━━━ RECORDS FOR THIS TASK ━━━

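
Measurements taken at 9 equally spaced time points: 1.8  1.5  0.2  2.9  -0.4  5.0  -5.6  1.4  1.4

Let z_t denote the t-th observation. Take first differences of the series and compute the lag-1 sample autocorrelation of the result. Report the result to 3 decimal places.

-0.766

First differences Δz: -0.3, -1.3, 2.7, -3.3, 5.4, -10.6, 7.0, 0.0
Mean of differences = -0.0500
Numerator Σ(Δz_t−Δz̄)(Δz_{t+1}−Δz̄) = -161.2975
Denominator Σ(Δz_t−Δz̄)² = 210.4600
r_1(Δz) = -161.2975 / 210.4600 = -0.766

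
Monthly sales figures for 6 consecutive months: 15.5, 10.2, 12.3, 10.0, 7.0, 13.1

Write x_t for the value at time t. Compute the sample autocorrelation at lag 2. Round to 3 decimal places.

Mean x̄ = (15.5 + 10.2 + 12.3 + 10.0 + 7.0 + 13.1)/6 = 11.3500
Deviations from mean: 4.1500, -1.1500, 0.9500, -1.3500, -4.3500, 1.7500
Numerator Σ_{t=1}^{4}(x_t−x̄)(x_{t+2}−x̄) = -1.0000
Denominator Σ(x_t−x̄)² = 43.2550
r_2 = -1.0000 / 43.2550 = -0.023

-0.023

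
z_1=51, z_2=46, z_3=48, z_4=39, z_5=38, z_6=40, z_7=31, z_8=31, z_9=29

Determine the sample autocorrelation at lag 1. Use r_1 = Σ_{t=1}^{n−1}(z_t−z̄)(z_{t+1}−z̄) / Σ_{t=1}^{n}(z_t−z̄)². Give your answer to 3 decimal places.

Mean z̄ = (51 + 46 + 48 + 39 + 38 + 40 + 31 + 31 + 29)/9 = 39.2222
Numerator Σ_{t=1}^{8}(z_t−z̄)(z_{t+1}−z̄) = 281.9506
Denominator Σ(z_t−z̄)² = 503.5556
r_1 = 281.9506 / 503.5556 = 0.560

0.560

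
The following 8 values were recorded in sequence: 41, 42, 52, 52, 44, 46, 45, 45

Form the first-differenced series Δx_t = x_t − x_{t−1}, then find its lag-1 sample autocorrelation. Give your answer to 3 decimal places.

-0.060

First differences Δx: 1, 10, 0, -8, 2, -1, 0
Mean of differences = 0.5714
Numerator Σ(Δx_t−Δx̄)(Δx_{t+1}−Δx̄) = -10.0408
Denominator Σ(Δx_t−Δx̄)² = 167.7143
r_1(Δx) = -10.0408 / 167.7143 = -0.060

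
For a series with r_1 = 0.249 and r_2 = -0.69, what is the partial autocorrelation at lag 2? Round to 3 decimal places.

-0.802

φ_{22} = (r_2 − r_1²) / (1 − r_1²)
r_1² = (0.249)² = 0.062001
Numerator = -0.69 − 0.0620 = -0.7520; denominator = 1 − 0.0620 = 0.9380
φ_{22} = -0.7520 / 0.9380 = -0.802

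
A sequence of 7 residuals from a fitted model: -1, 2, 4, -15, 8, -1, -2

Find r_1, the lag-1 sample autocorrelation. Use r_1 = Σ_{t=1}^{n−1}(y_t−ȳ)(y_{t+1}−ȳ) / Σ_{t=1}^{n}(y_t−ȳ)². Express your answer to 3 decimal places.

Mean ȳ = (-1 + 2 + 4 − 15 + 8 − 1 − 2)/7 = -0.7143
Deviations from mean: -0.2857, 2.7143, 4.7143, -14.2857, 8.7143, -0.2857, -1.2857
Numerator Σ_{t=1}^{6}(y_t−ȳ)(y_{t+1}−ȳ) = -181.9388
Denominator Σ(y_t−ȳ)² = 311.4286
r_1 = -181.9388 / 311.4286 = -0.584

-0.584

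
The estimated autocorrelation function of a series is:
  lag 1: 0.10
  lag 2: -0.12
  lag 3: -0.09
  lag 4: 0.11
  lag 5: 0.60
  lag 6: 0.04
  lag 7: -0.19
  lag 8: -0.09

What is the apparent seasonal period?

5

The largest autocorrelation is r_5 = 0.60; the remaining lags stay at or below 0.11.
The dominant spike at lag 5 indicates a seasonal period of 5.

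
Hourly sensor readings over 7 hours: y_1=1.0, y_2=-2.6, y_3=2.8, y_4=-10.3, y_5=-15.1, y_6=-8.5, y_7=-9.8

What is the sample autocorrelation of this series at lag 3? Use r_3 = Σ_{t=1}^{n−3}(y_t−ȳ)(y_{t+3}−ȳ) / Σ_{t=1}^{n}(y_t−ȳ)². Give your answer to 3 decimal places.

Mean ȳ = (1.0 − 2.6 + 2.8 − 10.3 − 15.1 − 8.5 − 9.8)/7 = -6.0714
Deviations from mean: 7.0714, 3.4714, 8.8714, -4.2286, -9.0286, -2.4286, -3.7286
Numerator Σ_{t=1}^{4}(y_t−ȳ)(y_{t+3}−ȳ) = -67.0224
Denominator Σ(y_t−ȳ)² = 259.9543
r_3 = -67.0224 / 259.9543 = -0.258

-0.258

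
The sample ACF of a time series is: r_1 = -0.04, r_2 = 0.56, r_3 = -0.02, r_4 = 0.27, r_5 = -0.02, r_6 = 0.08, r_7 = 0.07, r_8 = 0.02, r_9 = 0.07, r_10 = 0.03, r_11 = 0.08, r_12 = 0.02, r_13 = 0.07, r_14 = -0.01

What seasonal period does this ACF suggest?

The largest autocorrelation is r_2 = 0.56, with a weaker echo at lag 4 (0.27); the remaining lags stay at or below 0.08.
The dominant spike at lag 2 indicates a seasonal period of 2.

2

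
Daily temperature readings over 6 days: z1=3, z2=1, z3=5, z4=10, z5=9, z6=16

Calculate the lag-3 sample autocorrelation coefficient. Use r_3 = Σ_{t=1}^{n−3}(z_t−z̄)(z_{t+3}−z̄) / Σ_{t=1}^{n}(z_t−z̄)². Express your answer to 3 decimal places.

-0.283

Mean z̄ = (3 + 1 + 5 + 10 + 9 + 16)/6 = 7.3333
Deviations from mean: -4.3333, -6.3333, -2.3333, 2.6667, 1.6667, 8.6667
Numerator Σ_{t=1}^{3}(z_t−z̄)(z_{t+3}−z̄) = -42.3333
Denominator Σ(z_t−z̄)² = 149.3333
r_3 = -42.3333 / 149.3333 = -0.283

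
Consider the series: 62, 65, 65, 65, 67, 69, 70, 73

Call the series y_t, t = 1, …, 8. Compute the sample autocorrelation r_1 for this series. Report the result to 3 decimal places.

0.488

Mean ȳ = (62 + 65 + 65 + 65 + 67 + 69 + 70 + 73)/8 = 67.0000
Deviations from mean: -5.0000, -2.0000, -2.0000, -2.0000, 0.0000, 2.0000, 3.0000, 6.0000
Numerator Σ_{t=1}^{7}(y_t−ȳ)(y_{t+1}−ȳ) = 42.0000
Denominator Σ(y_t−ȳ)² = 86.0000
r_1 = 42.0000 / 86.0000 = 0.488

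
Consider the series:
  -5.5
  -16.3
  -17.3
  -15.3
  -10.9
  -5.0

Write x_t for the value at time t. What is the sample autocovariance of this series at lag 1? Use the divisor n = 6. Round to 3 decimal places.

3.277

Mean x̄ = (-5.5 − 16.3 − 17.3 − 15.3 − 10.9 − 5.0)/6 = -11.7167
Σ_{t=1}^{5}(x_t−x̄)(x_{t+1}−x̄) = 19.6631
γ_1 = 19.6631 / 6 = 3.277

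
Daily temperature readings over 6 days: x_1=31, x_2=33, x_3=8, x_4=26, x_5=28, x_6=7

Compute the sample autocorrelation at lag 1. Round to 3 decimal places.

Mean x̄ = (31 + 33 + 8 + 26 + 28 + 7)/6 = 22.1667
Numerator Σ_{t=1}^{5}(x_t−x̄)(x_{t+1}−x̄) = -178.1944
Denominator Σ(x_t−x̄)² = 674.8333
r_1 = -178.1944 / 674.8333 = -0.264

-0.264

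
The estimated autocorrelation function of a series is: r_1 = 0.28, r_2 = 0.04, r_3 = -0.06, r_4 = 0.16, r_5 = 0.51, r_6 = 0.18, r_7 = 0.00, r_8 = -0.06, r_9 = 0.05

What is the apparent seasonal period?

5

The largest autocorrelation is r_5 = 0.51; the remaining lags stay at or below 0.28. The elevated value at lag 1 (0.28), dropping to 0.04 at lag 2, reflects decaying short-term dependence rather than seasonality.
The dominant spike at lag 5 indicates a seasonal period of 5.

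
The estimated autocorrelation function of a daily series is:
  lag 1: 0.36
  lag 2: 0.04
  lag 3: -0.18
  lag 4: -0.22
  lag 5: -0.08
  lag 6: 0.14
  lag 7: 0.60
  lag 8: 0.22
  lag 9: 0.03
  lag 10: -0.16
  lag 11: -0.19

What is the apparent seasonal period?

7

The largest autocorrelation is r_7 = 0.60; the remaining lags stay at or below 0.36. The elevated value at lag 1 (0.36), dropping to 0.04 at lag 2, reflects decaying short-term dependence rather than seasonality.
The dominant spike at lag 7 indicates a seasonal period of 7.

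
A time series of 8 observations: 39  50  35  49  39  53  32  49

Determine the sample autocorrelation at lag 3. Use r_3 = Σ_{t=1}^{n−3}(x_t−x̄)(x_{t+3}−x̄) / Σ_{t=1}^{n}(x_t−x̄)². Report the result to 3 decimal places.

-0.509

Mean x̄ = (39 + 50 + 35 + 49 + 39 + 53 + 32 + 49)/8 = 43.2500
Deviations from mean: -4.2500, 6.7500, -8.2500, 5.7500, -4.2500, 9.7500, -11.2500, 5.7500
Σ(x_t−x̄)(x_{t+3}−x̄) = (-24.4375) + (-28.6875) + (-80.4375) + (-64.6875) + (-24.4375) = -222.6875
Denominator Σ(x_t−x̄)² = 437.5000
r_3 = -222.6875 / 437.5000 = -0.509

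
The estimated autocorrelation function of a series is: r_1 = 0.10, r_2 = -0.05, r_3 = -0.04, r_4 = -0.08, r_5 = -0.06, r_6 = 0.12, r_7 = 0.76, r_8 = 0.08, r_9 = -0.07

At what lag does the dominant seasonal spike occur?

The largest autocorrelation is r_7 = 0.76; the remaining lags stay at or below 0.12.
The dominant spike at lag 7 indicates a seasonal period of 7.

7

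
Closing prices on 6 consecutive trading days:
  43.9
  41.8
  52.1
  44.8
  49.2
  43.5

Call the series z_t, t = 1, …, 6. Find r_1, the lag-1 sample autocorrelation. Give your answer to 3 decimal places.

Mean z̄ = (43.9 + 41.8 + 52.1 + 44.8 + 49.2 + 43.5)/6 = 45.8833
Deviations from mean: -1.9833, -4.0833, 6.2167, -1.0833, 3.3167, -2.3833
Σ(z_t−z̄)(z_{t+1}−z̄) = (8.0986) + (-25.3847) + (-6.7347) + (-3.5931) + (-7.9047) = -35.5186
Denominator Σ(z_t−z̄)² = 77.1083
r_1 = -35.5186 / 77.1083 = -0.461

-0.461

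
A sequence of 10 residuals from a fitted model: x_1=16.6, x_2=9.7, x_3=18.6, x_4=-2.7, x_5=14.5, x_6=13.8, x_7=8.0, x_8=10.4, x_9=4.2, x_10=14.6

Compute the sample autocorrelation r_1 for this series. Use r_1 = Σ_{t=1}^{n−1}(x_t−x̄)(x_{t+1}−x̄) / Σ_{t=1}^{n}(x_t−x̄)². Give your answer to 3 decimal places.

-0.516

Mean x̄ = (16.6 + 9.7 + 18.6 − 2.7 + 14.5 + 13.8 + 8.0 + 10.4 + 4.2 + 14.6)/10 = 10.7700
Numerator Σ_{t=1}^{9}(x_t−x̄)(x_{t+1}−x̄) = -189.1279
Denominator Σ(x_t−x̄)² = 366.6210
r_1 = -189.1279 / 366.6210 = -0.516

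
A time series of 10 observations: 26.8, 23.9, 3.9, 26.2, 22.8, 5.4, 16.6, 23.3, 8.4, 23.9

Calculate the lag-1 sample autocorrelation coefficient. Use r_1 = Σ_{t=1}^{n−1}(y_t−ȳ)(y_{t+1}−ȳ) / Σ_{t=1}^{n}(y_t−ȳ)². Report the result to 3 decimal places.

-0.368

Mean ȳ = (26.8 + 23.9 + 3.9 + 26.2 + 22.8 + 5.4 + 16.6 + 23.3 + 8.4 + 23.9)/10 = 18.1200
Numerator Σ_{t=1}^{9}(y_t−ȳ)(y_{t+1}−ȳ) = -263.7044
Denominator Σ(y_t−ȳ)² = 716.9760
r_1 = -263.7044 / 716.9760 = -0.368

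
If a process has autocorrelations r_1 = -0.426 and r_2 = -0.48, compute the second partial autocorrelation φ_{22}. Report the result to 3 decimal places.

φ_{22} = (r_2 − r_1²) / (1 − r_1²)
r_1² = (-0.426)² = 0.181476
Numerator = -0.48 − 0.1815 = -0.6615; denominator = 1 − 0.1815 = 0.8185
φ_{22} = -0.6615 / 0.8185 = -0.808

-0.808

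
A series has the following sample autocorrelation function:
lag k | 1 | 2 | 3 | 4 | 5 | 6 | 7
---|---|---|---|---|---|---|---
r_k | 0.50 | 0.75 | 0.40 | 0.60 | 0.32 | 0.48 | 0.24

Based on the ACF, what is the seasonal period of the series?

2

The largest autocorrelation is r_2 = 0.75, with a weaker echo at lag 4 (0.60); the remaining lags stay at or below 0.50.
The dominant spike at lag 2 indicates a seasonal period of 2.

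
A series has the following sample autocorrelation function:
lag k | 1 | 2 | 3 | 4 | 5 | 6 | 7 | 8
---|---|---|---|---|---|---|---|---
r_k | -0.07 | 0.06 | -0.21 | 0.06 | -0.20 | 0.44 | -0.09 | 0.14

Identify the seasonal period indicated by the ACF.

The largest autocorrelation is r_6 = 0.44; the remaining lags stay at or below 0.14.
The dominant spike at lag 6 indicates a seasonal period of 6.

6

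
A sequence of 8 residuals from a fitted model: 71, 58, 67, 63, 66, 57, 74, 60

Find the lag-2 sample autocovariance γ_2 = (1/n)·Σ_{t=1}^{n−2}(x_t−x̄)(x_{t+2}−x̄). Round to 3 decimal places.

11.125

Mean x̄ = (71 + 58 + 67 + 63 + 66 + 57 + 74 + 60)/8 = 64.5000
Deviations: 6.5000, -6.5000, 2.5000, -1.5000, 1.5000, -7.5000, 9.5000, -4.5000
Σ_{t=1}^{6}(x_t−x̄)(x_{t+2}−x̄) = 89.0000
γ_2 = 89.0000 / 8 = 11.125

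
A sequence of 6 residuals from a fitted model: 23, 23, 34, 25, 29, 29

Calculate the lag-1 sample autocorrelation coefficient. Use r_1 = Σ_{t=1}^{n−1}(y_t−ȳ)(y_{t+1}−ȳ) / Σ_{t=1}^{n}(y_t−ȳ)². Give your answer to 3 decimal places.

-0.286

Mean ȳ = (23 + 23 + 34 + 25 + 29 + 29)/6 = 27.1667
Deviations from mean: -4.1667, -4.1667, 6.8333, -2.1667, 1.8333, 1.8333
Σ(y_t−ȳ)(y_{t+1}−ȳ) = (17.3611) + (-28.4722) + (-14.8056) + (-3.9722) + (3.3611) = -26.5278
Denominator Σ(y_t−ȳ)² = 92.8333
r_1 = -26.5278 / 92.8333 = -0.286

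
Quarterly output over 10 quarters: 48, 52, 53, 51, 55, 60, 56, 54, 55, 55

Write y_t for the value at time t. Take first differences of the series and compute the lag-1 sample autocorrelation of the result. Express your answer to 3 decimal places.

First differences Δy: 4, 1, -2, 4, 5, -4, -2, 1, 0
Mean of differences = 0.7778
Numerator Σ(Δy_t−Δȳ)(Δy_{t+1}−Δȳ) = -2.9383
Denominator Σ(Δy_t−Δȳ)² = 77.5556
r_1(Δy) = -2.9383 / 77.5556 = -0.038

-0.038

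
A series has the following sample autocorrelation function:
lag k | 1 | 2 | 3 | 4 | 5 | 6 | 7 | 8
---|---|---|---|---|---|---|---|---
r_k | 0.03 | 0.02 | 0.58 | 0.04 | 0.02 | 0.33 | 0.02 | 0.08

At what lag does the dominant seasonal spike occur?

3

The largest autocorrelation is r_3 = 0.58, with a weaker echo at lag 6 (0.33); the remaining lags stay at or below 0.08.
The dominant spike at lag 3 indicates a seasonal period of 3.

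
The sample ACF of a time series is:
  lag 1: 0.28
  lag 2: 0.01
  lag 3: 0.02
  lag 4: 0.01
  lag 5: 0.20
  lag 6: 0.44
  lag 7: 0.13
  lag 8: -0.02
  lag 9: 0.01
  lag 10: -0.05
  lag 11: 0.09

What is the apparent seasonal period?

The largest autocorrelation is r_6 = 0.44; the remaining lags stay at or below 0.28. The elevated value at lag 1 (0.28), dropping to 0.01 at lag 2, reflects decaying short-term dependence rather than seasonality.
The dominant spike at lag 6 indicates a seasonal period of 6.

6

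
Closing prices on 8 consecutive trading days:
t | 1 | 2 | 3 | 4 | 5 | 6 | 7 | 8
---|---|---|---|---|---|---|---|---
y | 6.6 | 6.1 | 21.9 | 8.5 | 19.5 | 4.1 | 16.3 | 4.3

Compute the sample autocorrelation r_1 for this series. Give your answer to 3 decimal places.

Mean ȳ = (6.6 + 6.1 + 21.9 + 8.5 + 19.5 + 4.1 + 16.3 + 4.3)/8 = 10.9125
Deviations from mean: -4.3125, -4.8125, 10.9875, -2.4125, 8.5875, -6.8125, 5.3875, -6.6125
Σ(y_t−ȳ)(y_{t+1}−ȳ) = (20.7539) + (-52.8773) + (-26.5073) + (-20.7173) + (-58.5023) + (-36.7023) + (-35.6248) = -210.1777
Denominator Σ(y_t−ȳ)² = 361.2088
r_1 = -210.1777 / 361.2088 = -0.582

-0.582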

━━━

WORK ITEM »
Above are the records; from them, give again exactly the lines from the one containing "lag 3: 0.02" through the one containing "y | 6.6 | 6.1", both included.

TASK RESPONSE »
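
  lag 3: 0.02
  lag 4: 0.01
  lag 5: 0.20
  lag 6: 0.44
  lag 7: 0.13
  lag 8: -0.02
  lag 9: 0.01
  lag 10: -0.05
  lag 11: 0.09

What is the apparent seasonal period?

The largest autocorrelation is r_6 = 0.44; the remaining lags stay at or below 0.28. The elevated value at lag 1 (0.28), dropping to 0.01 at lag 2, reflects decaying short-term dependence rather than seasonality.
The dominant spike at lag 6 indicates a seasonal period of 6.

6

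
Closing prices on 8 consecutive trading days:
t | 1 | 2 | 3 | 4 | 5 | 6 | 7 | 8
---|---|---|---|---|---|---|---|---
y | 6.6 | 6.1 | 21.9 | 8.5 | 19.5 | 4.1 | 16.3 | 4.3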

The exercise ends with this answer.